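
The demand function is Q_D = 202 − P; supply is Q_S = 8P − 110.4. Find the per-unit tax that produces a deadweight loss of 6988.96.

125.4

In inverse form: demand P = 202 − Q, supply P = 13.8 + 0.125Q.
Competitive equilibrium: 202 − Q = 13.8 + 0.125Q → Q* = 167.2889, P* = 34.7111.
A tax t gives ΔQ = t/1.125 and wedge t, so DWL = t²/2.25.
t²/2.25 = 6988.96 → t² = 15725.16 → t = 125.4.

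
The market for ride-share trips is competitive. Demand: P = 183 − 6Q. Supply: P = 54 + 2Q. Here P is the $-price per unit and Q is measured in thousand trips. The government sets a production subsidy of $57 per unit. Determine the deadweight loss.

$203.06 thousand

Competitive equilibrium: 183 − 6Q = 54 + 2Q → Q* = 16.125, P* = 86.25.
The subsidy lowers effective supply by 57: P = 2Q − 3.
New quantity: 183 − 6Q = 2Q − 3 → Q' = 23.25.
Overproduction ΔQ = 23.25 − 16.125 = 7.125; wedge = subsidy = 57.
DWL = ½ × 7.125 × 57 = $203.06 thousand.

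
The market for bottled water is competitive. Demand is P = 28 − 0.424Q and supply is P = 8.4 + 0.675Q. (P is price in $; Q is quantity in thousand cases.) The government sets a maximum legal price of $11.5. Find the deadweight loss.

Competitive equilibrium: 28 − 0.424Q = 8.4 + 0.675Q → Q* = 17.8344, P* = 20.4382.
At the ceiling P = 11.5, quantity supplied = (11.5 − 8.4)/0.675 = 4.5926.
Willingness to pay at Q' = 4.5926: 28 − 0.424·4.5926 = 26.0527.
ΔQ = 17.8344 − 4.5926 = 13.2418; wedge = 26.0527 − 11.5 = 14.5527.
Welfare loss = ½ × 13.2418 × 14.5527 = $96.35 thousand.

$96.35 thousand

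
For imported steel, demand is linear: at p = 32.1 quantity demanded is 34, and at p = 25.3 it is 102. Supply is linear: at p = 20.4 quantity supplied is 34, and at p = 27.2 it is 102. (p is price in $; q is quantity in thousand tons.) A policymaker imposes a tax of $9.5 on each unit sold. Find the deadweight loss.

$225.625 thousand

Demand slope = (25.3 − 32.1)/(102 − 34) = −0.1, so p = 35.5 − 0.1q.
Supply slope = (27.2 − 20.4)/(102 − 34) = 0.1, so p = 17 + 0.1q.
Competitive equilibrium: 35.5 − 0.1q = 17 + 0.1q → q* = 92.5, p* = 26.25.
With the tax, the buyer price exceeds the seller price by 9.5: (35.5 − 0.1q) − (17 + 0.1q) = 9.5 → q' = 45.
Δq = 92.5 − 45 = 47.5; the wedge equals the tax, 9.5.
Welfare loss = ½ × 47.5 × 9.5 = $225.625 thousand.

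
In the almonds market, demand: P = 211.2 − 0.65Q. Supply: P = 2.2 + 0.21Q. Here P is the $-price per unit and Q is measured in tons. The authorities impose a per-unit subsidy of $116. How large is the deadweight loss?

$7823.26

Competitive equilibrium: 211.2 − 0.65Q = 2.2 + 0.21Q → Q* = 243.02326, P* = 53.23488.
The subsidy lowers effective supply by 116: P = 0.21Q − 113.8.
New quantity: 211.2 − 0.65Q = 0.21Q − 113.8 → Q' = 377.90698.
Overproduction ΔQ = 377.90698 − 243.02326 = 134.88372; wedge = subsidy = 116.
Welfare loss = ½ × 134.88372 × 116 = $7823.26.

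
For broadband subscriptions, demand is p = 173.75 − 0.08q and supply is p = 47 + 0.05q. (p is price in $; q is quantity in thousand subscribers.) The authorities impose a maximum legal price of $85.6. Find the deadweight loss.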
-- -- --
◆ ACTIVITY: The answer should consist of all the lines above, retyped exactly.

◆ THE ANSWER:
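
The demand function is Q_D = 202 − P; supply is Q_S = 8P − 110.4. Find the per-unit tax that produces a deadweight loss of 6988.96.

125.4

In inverse form: demand P = 202 − Q, supply P = 13.8 + 0.125Q.
Competitive equilibrium: 202 − Q = 13.8 + 0.125Q → Q* = 167.2889, P* = 34.7111.
A tax t gives ΔQ = t/1.125 and wedge t, so DWL = t²/2.25.
t²/2.25 = 6988.96 → t² = 15725.16 → t = 125.4.

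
The market for ride-share trips is competitive. Demand: P = 183 − 6Q. Supply: P = 54 + 2Q. Here P is the $-price per unit and Q is measured in thousand trips. The government sets a production subsidy of $57 per unit. Determine the deadweight loss.

$203.06 thousand

Competitive equilibrium: 183 − 6Q = 54 + 2Q → Q* = 16.125, P* = 86.25.
The subsidy lowers effective supply by 57: P = 2Q − 3.
New quantity: 183 − 6Q = 2Q − 3 → Q' = 23.25.
Overproduction ΔQ = 23.25 − 16.125 = 7.125; wedge = subsidy = 57.
DWL = ½ × 7.125 × 57 = $203.06 thousand.

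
The market for bottled water is competitive. Demand is P = 28 − 0.424Q and supply is P = 8.4 + 0.675Q. (P is price in $; Q is quantity in thousand cases.) The government sets a maximum legal price of $11.5. Find the deadweight loss.

Competitive equilibrium: 28 − 0.424Q = 8.4 + 0.675Q → Q* = 17.8344, P* = 20.4382.
At the ceiling P = 11.5, quantity supplied = (11.5 − 8.4)/0.675 = 4.5926.
Willingness to pay at Q' = 4.5926: 28 − 0.424·4.5926 = 26.0527.
ΔQ = 17.8344 − 4.5926 = 13.2418; wedge = 26.0527 − 11.5 = 14.5527.
Welfare loss = ½ × 13.2418 × 14.5527 = $96.35 thousand.

$96.35 thousand

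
For imported steel, demand is linear: at p = 32.1 quantity demanded is 34, and at p = 25.3 it is 102. Supply is linear: at p = 20.4 quantity supplied is 34, and at p = 27.2 it is 102. (p is price in $; q is quantity in thousand tons.) A policymaker imposes a tax of $9.5 on each unit sold. Find the deadweight loss.

$225.625 thousand

Demand slope = (25.3 − 32.1)/(102 − 34) = −0.1, so p = 35.5 − 0.1q.
Supply slope = (27.2 − 20.4)/(102 − 34) = 0.1, so p = 17 + 0.1q.
Competitive equilibrium: 35.5 − 0.1q = 17 + 0.1q → q* = 92.5, p* = 26.25.
With the tax, the buyer price exceeds the seller price by 9.5: (35.5 − 0.1q) − (17 + 0.1q) = 9.5 → q' = 45.
Δq = 92.5 − 45 = 47.5; the wedge equals the tax, 9.5.
Welfare loss = ½ × 47.5 × 9.5 = $225.625 thousand.

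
In the almonds market, demand: P = 211.2 − 0.65Q. Supply: P = 2.2 + 0.21Q. Here P is the $-price per unit and Q is measured in tons. The authorities impose a per-unit subsidy of $116. How large is the deadweight loss?

$7823.26

Competitive equilibrium: 211.2 − 0.65Q = 2.2 + 0.21Q → Q* = 243.02326, P* = 53.23488.
The subsidy lowers effective supply by 116: P = 0.21Q − 113.8.
New quantity: 211.2 − 0.65Q = 0.21Q − 113.8 → Q' = 377.90698.
Overproduction ΔQ = 377.90698 − 243.02326 = 134.88372; wedge = subsidy = 116.
Welfare loss = ½ × 134.88372 × 116 = $7823.26.

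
For broadband subscriptions, demand is p = 173.75 − 0.08q and supply is p = 47 + 0.05q. (p is price in $; q is quantity in thousand subscribers.) The authorities impose a maximum legal price of $85.6. Find the deadweight loss.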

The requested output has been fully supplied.